*ASSIGNED TASK*
Starting at the line that contains "A strain-gauge bridge", output each line through the end of the data exactly, and nothing more.

*DATA SUPPLIED*
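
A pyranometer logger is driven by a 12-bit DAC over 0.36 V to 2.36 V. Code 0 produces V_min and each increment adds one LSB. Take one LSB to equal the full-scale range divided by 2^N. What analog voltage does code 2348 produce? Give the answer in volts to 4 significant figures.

1.506 V

Range = 2.36 − (0.36) = 2 V. LSB = 2 V / 2^12.
V_out = 0.36 + 2348 × (2/4096) V
      = 0.36 V + 1.14648 V = 1.50648 V.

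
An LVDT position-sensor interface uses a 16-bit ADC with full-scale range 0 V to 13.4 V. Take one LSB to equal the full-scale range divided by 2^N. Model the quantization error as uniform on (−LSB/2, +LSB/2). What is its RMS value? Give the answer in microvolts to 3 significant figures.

Full-scale range = 13.4 V.
Step size = 13.4/65536 V = 204.47 µV.
σ_q = LSB/√12 = 204.47 µV/3.4641 = 59.0 µV.

59.0 µV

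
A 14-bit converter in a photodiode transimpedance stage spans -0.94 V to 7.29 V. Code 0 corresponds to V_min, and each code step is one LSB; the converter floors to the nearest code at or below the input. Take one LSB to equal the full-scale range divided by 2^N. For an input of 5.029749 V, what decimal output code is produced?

11884

The full-scale span is 7.29 − (-0.94) = 8.23 V. LSB = 8.23 V / 2^14 ≈ 0.5023 mV.
code = ⌊(V_in − V_min)/LSB⌋ = ⌊(V_in − V_min) × 2^14 / range⌋
     = ⌊(5.029749 − (-0.94)) × 16384 / 8.23⌋ = ⌊5.969749 × 16384/8.23⌋
     = ⌊11884.370⌋ = 11884.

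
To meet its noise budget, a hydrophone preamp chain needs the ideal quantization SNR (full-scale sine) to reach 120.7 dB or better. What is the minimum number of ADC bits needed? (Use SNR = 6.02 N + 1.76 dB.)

20 bits

Required N = ⌈(120.7 − 1.76)/6.02⌉ = ⌈19.757⌉ = 20.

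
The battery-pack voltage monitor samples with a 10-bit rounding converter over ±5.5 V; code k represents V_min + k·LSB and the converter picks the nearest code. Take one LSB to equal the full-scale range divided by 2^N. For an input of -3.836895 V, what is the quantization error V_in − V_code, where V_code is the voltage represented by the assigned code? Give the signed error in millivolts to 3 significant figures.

The full-scale span is 5.5 − (-5.5) = 11 V. LSB = 11 V / 2^10 ≈ 10.74 mV.
(-3.836895 − (-5.5)) / LSB = 1.663105 × 1024/11 = 154.8200. Nearest integer: k = 155.
Reconstructed level: -5.5 + 155 × 11/1024 V = -3.834960938 V.
V_in − V_code = -3.836895 − (-3.834960938) = −1.93 mV.

−1.93 mV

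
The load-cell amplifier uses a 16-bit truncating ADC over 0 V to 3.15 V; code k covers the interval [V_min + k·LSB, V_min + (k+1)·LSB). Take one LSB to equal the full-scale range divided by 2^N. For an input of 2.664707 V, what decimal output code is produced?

55439

Range is 3.15 V. LSB = 3.15 V / 2^16 ≈ 48.07 µV.
(V_in − V_min) × 2^16/range = (2.664707 − (0)) × 65536/3.15 = 55439.441.
Floor → code = 55439.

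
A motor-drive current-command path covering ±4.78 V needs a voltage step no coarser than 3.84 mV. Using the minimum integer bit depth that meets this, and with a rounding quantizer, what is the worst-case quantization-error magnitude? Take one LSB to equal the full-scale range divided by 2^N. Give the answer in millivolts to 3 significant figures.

Range = 4.78 − (-4.78) = 9.56 V.
Need 2^N ≥ 9.56 V / 3.84 mV = 2490 → N_min = 12.
LSB = 9.56 V / 2^12 = 2.3340 mV.
Half an LSB is 1.17 mV.

1.17 mV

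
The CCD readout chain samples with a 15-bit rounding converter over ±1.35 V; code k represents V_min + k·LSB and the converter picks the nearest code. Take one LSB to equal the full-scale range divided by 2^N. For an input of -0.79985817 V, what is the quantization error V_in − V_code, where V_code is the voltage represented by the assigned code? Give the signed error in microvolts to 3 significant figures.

−26.0 µV

The full-scale span is 1.35 − (-1.35) = 2.7 V. LSB = 2.7 V / 2^15 ≈ 82.40 µV.
(-0.79985817 − (-1.35)) / LSB = 0.55014183 × 32768/2.7 = 6676.6843. Nearest integer: k = 6677.
V_code = V_min + k × range/2^15 = -1.35 + 6677 × 2.7/32768 = -0.79983215332 V.
e = -0.79985817 − (-0.79983215332) = −26.0 µV.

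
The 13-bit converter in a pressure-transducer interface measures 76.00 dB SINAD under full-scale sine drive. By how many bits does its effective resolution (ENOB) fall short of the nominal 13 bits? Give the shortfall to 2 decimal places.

N_eff = (76.00 − 1.76)/6.02 = 12.3322 bits.
Lost resolution: 13 − 12.3322 = 0.6678 bits.

0.67 bits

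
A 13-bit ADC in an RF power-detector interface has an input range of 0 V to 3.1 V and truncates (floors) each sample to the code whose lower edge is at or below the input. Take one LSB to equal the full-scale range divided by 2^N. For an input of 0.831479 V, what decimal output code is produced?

Range is 3.1 V. LSB = 3.1 V / 2^13 ≈ 378.4 µV.
code = ⌊(V_in − V_min)/LSB⌋ = ⌊(V_in − V_min) × 2^13 / range⌋
     = ⌊(0.831479 − (0)) × 8192 / 3.1⌋ = ⌊0.831479 × 8192/3.1⌋
     = ⌊2197.250⌋ = 2197.

2197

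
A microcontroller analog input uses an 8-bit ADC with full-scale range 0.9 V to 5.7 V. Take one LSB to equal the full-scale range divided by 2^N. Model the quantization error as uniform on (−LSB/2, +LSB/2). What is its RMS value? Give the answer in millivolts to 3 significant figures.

The full-scale span is 5.7 − (0.9) = 4.8 V.
LSB = 4.8 V ÷ 2^8 = 4.8/256 V = 18.750 mV.
σ_q = LSB/√12 = 18.750 mV/3.4641 = 5.41 mV.

5.41 mV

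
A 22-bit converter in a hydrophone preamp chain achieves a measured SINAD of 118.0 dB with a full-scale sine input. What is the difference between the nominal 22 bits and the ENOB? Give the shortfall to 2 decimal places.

ENOB = (SINAD − 1.76)/6.02 = (118.0 − 1.76)/6.02 = 19.3090 bits.
22 − 19.3090 = 2.69 bits below nominal.

2.69 bits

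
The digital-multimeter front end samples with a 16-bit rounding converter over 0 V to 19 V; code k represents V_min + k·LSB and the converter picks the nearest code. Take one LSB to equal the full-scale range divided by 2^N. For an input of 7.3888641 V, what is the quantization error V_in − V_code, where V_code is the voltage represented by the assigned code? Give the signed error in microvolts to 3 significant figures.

+39.6 µV

V_FS = 19 V. LSB = 19 V / 2^16 ≈ 289.9 µV.
Position in LSBs: (7.3888641 − (0)) × 65536/19 = 25486.1367; rounding gives k = 25486.
V_code = 0 + (25486/65536) × 19 = 7.3888244629 V.
e = 7.3888641 − (7.3888244629) = +39.6 µV.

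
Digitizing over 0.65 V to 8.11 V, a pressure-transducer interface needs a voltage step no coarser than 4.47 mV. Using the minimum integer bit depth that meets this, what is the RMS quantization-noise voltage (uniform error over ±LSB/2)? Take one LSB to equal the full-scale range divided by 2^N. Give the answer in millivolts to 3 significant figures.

1.05 mV

Span: 8.11 V − (0.65 V) = 7.46 V.
Need 2^N ≥ 7.46 V / 4.47 mV = 1669 → N_min = 11.
LSB = 7.46 V / 2^11 = 3.6426 mV.
RMS noise = LSB/√12 = 1.05 mV.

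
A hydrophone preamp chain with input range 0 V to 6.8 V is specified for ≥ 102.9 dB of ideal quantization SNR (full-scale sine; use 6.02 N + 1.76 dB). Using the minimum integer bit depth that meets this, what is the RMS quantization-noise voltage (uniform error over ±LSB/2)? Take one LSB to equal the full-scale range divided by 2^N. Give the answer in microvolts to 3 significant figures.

15.0 µV

V_FS = 6.8 V.
N ≥ (102.9 − 1.76)/6.02 = 16.801 → N_min = 17.
One LSB is 6.8 V / 131072 = 51.880 µV.
RMS noise = LSB/√12 = 15.0 µV.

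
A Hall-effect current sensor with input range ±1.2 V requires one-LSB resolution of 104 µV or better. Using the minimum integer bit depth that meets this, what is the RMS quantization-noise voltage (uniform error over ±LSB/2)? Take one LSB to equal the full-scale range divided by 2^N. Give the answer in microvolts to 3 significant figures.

Span: 1.2 V − (-1.2 V) = 2.4 V.
Required number of levels: 2.4/104 µV = 23077; smallest N with 2^N ≥ that is 15.
LSB = 2.4 V ÷ 2^15 = 2.4/32768 V = 73.242 µV.
V_rms = LSB/√12 = 21.1 µV.

21.1 µV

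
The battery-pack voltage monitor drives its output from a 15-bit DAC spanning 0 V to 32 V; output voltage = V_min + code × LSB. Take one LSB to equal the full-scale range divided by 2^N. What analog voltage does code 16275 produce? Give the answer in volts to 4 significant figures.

V_FS = 32 V. LSB = 32 V / 2^15.
Output = V_min + (16275/32768) × range = 0 + 0.496674 × 32 V
      = 0 V + 15.8936 V = 15.8936 V.

15.89 V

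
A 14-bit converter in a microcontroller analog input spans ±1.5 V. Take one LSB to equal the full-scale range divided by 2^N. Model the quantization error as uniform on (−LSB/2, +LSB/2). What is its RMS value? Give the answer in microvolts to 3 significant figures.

52.9 µV

The full-scale span is 1.5 − (-1.5) = 3 V.
LSB = 3 V / 2^14 = 183.11 µV.
σ_q = LSB/√12 = 183.11 µV/3.4641 = 52.9 µV.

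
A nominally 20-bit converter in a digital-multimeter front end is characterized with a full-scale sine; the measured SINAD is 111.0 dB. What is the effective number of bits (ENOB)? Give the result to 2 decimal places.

ENOB = (111.0 − 1.76)/6.02 = 18.1462 bits.

18.15 bits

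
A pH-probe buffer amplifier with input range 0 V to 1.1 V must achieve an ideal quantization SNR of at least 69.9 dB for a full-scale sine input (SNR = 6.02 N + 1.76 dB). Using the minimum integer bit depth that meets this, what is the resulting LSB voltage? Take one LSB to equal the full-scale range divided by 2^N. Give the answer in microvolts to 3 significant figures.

269 µV

Range is 1.1 V.
6.02 N + 1.76 ≥ 69.9 gives N ≥ 11.319, so the minimum integer is 12.
LSB = 1.1 V ÷ 2^12 = 1.1/4096 V = 269 µV.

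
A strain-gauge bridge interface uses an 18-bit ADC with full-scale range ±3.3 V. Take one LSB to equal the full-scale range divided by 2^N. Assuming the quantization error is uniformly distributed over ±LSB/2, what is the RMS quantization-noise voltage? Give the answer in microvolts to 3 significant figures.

Full-scale range = 3.3 V − (-3.3 V) = 6.6 V.
LSB = 6.6 V / 2^18 = 25.177 µV.
V_rms = LSB/√12 = 25.177 µV / √12 = 7.27 µV.

7.27 µV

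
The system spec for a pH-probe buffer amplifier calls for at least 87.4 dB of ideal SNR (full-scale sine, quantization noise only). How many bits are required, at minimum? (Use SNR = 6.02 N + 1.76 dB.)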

*TASK OUTPUT*
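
A strain-gauge bridge interface uses an 18-bit ADC with full-scale range ±3.3 V. Take one LSB to equal the full-scale range divided by 2^N. Assuming the quantization error is uniformly distributed over ±LSB/2, what is the RMS quantization-noise voltage? Give the answer in microvolts to 3 significant figures.

Full-scale range = 3.3 V − (-3.3 V) = 6.6 V.
LSB = 6.6 V / 2^18 = 25.177 µV.
V_rms = LSB/√12 = 25.177 µV / √12 = 7.27 µV.

7.27 µV

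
The system spec for a pH-probe buffer amplifier calls for at least 87.4 dB of ideal SNR (full-scale sine, quantization noise only). How many bits are required, at minimum? (Use SNR = 6.02 N + 1.76 dB.)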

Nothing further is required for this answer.